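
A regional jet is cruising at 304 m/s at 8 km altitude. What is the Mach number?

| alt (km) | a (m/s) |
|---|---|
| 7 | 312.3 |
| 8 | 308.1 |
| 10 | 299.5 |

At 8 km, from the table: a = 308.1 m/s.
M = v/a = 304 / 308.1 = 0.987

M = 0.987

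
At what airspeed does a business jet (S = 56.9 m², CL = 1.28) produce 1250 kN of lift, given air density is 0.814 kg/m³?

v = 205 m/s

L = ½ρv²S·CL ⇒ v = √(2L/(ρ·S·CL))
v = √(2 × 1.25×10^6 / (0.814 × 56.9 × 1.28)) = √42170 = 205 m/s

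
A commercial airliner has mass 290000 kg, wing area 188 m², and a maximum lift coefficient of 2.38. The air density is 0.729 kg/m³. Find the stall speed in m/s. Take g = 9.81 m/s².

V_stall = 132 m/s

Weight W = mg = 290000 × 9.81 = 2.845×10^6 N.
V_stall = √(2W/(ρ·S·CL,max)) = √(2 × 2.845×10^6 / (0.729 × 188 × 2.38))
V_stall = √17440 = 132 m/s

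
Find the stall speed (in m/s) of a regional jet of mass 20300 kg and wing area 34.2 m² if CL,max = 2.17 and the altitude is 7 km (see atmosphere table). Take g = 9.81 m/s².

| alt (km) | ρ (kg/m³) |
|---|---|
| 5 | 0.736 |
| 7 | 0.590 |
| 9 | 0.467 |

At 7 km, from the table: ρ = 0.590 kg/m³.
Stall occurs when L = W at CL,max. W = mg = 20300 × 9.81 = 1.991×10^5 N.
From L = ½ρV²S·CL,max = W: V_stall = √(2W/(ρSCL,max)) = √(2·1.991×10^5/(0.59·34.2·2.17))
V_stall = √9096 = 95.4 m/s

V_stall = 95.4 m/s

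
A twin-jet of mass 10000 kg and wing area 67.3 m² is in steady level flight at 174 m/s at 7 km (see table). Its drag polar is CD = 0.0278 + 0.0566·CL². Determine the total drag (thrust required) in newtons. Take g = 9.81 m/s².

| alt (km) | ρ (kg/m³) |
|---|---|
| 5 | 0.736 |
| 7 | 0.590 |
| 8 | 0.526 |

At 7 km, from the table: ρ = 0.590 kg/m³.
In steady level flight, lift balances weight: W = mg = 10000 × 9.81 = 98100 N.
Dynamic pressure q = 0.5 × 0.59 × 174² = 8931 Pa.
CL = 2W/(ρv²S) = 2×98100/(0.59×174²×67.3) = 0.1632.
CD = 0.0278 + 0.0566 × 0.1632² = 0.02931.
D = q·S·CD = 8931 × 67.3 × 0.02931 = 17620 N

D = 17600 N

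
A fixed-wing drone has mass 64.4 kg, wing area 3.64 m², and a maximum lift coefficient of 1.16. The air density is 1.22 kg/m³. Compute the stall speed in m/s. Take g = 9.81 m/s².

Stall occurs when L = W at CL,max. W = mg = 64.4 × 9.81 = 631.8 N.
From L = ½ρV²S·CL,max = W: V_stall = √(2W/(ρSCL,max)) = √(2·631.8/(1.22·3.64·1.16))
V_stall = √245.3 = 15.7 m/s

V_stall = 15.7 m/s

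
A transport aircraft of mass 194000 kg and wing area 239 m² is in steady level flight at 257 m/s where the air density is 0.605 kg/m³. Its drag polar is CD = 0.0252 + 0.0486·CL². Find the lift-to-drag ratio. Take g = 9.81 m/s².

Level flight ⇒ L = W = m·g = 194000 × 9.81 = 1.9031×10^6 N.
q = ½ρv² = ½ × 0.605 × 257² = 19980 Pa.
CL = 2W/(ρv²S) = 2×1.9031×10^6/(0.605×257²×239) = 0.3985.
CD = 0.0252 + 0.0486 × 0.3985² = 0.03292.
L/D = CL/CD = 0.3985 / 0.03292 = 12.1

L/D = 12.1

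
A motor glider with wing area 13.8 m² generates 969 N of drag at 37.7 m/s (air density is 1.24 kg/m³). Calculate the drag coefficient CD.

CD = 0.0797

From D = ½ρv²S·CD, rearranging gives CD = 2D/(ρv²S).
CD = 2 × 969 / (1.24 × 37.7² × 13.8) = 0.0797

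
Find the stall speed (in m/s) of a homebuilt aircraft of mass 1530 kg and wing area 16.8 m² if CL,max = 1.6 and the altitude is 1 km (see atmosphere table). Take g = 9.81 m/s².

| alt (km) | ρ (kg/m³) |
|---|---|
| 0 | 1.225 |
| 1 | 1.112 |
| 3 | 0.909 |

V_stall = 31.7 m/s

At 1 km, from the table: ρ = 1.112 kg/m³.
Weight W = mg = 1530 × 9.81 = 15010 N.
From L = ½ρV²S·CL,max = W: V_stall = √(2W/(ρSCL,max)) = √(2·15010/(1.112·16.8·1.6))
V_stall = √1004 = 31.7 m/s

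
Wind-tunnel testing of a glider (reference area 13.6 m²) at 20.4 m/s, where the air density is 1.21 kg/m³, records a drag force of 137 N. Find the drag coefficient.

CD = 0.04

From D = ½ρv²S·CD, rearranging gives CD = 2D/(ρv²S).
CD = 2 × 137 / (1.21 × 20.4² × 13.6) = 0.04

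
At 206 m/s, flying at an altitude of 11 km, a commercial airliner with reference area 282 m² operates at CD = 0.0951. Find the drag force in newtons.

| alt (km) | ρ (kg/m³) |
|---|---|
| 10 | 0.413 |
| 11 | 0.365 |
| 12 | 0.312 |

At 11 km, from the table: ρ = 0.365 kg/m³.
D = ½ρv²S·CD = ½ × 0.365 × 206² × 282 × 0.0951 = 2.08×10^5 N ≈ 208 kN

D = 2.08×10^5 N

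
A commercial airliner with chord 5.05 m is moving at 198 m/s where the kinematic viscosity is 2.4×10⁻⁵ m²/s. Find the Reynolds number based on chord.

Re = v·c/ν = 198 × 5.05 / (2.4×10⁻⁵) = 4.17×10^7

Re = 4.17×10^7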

- What to work on
Output the entries above word for word.

- Exercise result
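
A regional jet is cruising at 304 m/s at 8 km altitude. What is the Mach number?

| alt (km) | a (m/s) |
|---|---|
| 7 | 312.3 |
| 8 | 308.1 |
| 10 | 299.5 |

At 8 km, from the table: a = 308.1 m/s.
M = v/a = 304 / 308.1 = 0.987

M = 0.987

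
At what airspeed does a business jet (S = 56.9 m², CL = 1.28) produce 1250 kN of lift, given air density is 0.814 kg/m³?

v = 205 m/s

L = ½ρv²S·CL ⇒ v = √(2L/(ρ·S·CL))
v = √(2 × 1.25×10^6 / (0.814 × 56.9 × 1.28)) = √42170 = 205 m/s

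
A commercial airliner has mass 290000 kg, wing area 188 m², and a maximum lift coefficient of 2.38. The air density is 0.729 kg/m³. Find the stall speed in m/s. Take g = 9.81 m/s².

V_stall = 132 m/s

Weight W = mg = 290000 × 9.81 = 2.845×10^6 N.
V_stall = √(2W/(ρ·S·CL,max)) = √(2 × 2.845×10^6 / (0.729 × 188 × 2.38))
V_stall = √17440 = 132 m/s

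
Find the stall speed (in m/s) of a regional jet of mass 20300 kg and wing area 34.2 m² if CL,max = 2.17 and the altitude is 7 km (see atmosphere table). Take g = 9.81 m/s².

| alt (km) | ρ (kg/m³) |
|---|---|
| 5 | 0.736 |
| 7 | 0.590 |
| 9 | 0.467 |

At 7 km, from the table: ρ = 0.590 kg/m³.
Stall occurs when L = W at CL,max. W = mg = 20300 × 9.81 = 1.991×10^5 N.
From L = ½ρV²S·CL,max = W: V_stall = √(2W/(ρSCL,max)) = √(2·1.991×10^5/(0.59·34.2·2.17))
V_stall = √9096 = 95.4 m/s

V_stall = 95.4 m/s

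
A twin-jet of mass 10000 kg and wing area 67.3 m² is in steady level flight at 174 m/s at 7 km (see table). Its drag polar is CD = 0.0278 + 0.0566·CL². Determine the total drag (thrust required) in newtons. Take g = 9.81 m/s².

| alt (km) | ρ (kg/m³) |
|---|---|
| 5 | 0.736 |
| 7 | 0.590 |
| 8 | 0.526 |

At 7 km, from the table: ρ = 0.590 kg/m³.
In steady level flight, lift balances weight: W = mg = 10000 × 9.81 = 98100 N.
Dynamic pressure q = 0.5 × 0.59 × 174² = 8931 Pa.
CL = 2W/(ρv²S) = 2×98100/(0.59×174²×67.3) = 0.1632.
CD = 0.0278 + 0.0566 × 0.1632² = 0.02931.
D = q·S·CD = 8931 × 67.3 × 0.02931 = 17620 N

D = 17600 N

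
A fixed-wing drone has mass 64.4 kg, wing area 3.64 m², and a maximum lift coefficient of 1.16. The air density is 1.22 kg/m³. Compute the stall speed in m/s. Take g = 9.81 m/s².

Stall occurs when L = W at CL,max. W = mg = 64.4 × 9.81 = 631.8 N.
From L = ½ρV²S·CL,max = W: V_stall = √(2W/(ρSCL,max)) = √(2·631.8/(1.22·3.64·1.16))
V_stall = √245.3 = 15.7 m/s

V_stall = 15.7 m/s

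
A transport aircraft of mass 194000 kg and wing area 239 m² is in steady level flight at 257 m/s where the air density is 0.605 kg/m³. Its drag polar is CD = 0.0252 + 0.0486·CL². Find the lift-to-drag ratio. Take g = 9.81 m/s².

Level flight ⇒ L = W = m·g = 194000 × 9.81 = 1.9031×10^6 N.
q = ½ρv² = ½ × 0.605 × 257² = 19980 Pa.
CL = 2W/(ρv²S) = 2×1.9031×10^6/(0.605×257²×239) = 0.3985.
CD = 0.0252 + 0.0486 × 0.3985² = 0.03292.
L/D = CL/CD = 0.3985 / 0.03292 = 12.1

L/D = 12.1

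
A motor glider with wing area 13.8 m² generates 969 N of drag at 37.7 m/s (air density is 1.24 kg/m³). Calculate the drag coefficient CD.

CD = 0.0797

From D = ½ρv²S·CD, rearranging gives CD = 2D/(ρv²S).
CD = 2 × 969 / (1.24 × 37.7² × 13.8) = 0.0797

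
Find the stall speed (in m/s) of a homebuilt aircraft of mass 1530 kg and wing area 16.8 m² if CL,max = 1.6 and the altitude is 1 km (see atmosphere table). Take g = 9.81 m/s².

| alt (km) | ρ (kg/m³) |
|---|---|
| 0 | 1.225 |
| 1 | 1.112 |
| 3 | 0.909 |

V_stall = 31.7 m/s

At 1 km, from the table: ρ = 1.112 kg/m³.
Weight W = mg = 1530 × 9.81 = 15010 N.
From L = ½ρV²S·CL,max = W: V_stall = √(2W/(ρSCL,max)) = √(2·15010/(1.112·16.8·1.6))
V_stall = √1004 = 31.7 m/s

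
Wind-tunnel testing of a glider (reference area 13.6 m²) at 20.4 m/s, where the air density is 1.21 kg/m³, records a drag force of 137 N. Find the drag coefficient.

CD = 0.04

From D = ½ρv²S·CD, rearranging gives CD = 2D/(ρv²S).
CD = 2 × 137 / (1.21 × 20.4² × 13.6) = 0.04

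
At 206 m/s, flying at an altitude of 11 km, a commercial airliner with reference area 282 m² operates at CD = 0.0951. Find the drag force in newtons.

| alt (km) | ρ (kg/m³) |
|---|---|
| 10 | 0.413 |
| 11 | 0.365 |
| 12 | 0.312 |

At 11 km, from the table: ρ = 0.365 kg/m³.
D = ½ρv²S·CD = ½ × 0.365 × 206² × 282 × 0.0951 = 2.08×10^5 N ≈ 208 kN

D = 2.08×10^5 N

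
A commercial airliner with chord 5.05 m is moving at 198 m/s where the kinematic viscosity is 2.4×10⁻⁵ m²/s. Find the Reynolds number based on chord.

Re = v·c/ν = 198 × 5.05 / (2.4×10⁻⁵) = 4.17×10^7

Re = 4.17×10^7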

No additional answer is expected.